Task objective:
How many lines below include the word "phase"? State that number and nothing else.

***** Task input

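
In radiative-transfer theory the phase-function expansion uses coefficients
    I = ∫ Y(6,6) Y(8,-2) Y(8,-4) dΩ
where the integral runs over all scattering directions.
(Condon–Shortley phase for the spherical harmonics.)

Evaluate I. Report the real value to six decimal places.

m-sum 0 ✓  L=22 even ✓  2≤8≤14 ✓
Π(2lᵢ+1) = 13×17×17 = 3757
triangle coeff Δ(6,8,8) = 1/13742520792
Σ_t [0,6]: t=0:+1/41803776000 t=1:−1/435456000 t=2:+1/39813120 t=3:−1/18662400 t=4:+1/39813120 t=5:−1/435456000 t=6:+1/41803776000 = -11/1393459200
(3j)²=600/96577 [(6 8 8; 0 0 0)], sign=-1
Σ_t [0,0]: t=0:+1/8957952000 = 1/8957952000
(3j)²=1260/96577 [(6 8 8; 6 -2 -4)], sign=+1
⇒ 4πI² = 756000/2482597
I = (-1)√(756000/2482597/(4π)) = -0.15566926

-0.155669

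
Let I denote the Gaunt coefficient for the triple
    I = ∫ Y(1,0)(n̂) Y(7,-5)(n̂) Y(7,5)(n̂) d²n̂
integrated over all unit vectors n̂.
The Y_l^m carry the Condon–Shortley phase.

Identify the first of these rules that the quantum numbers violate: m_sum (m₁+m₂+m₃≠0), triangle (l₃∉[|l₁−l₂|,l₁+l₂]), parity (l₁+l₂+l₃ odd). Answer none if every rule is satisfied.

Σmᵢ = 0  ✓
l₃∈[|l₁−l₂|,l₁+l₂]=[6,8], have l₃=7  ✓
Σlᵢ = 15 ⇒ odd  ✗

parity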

**********

Written answer:
3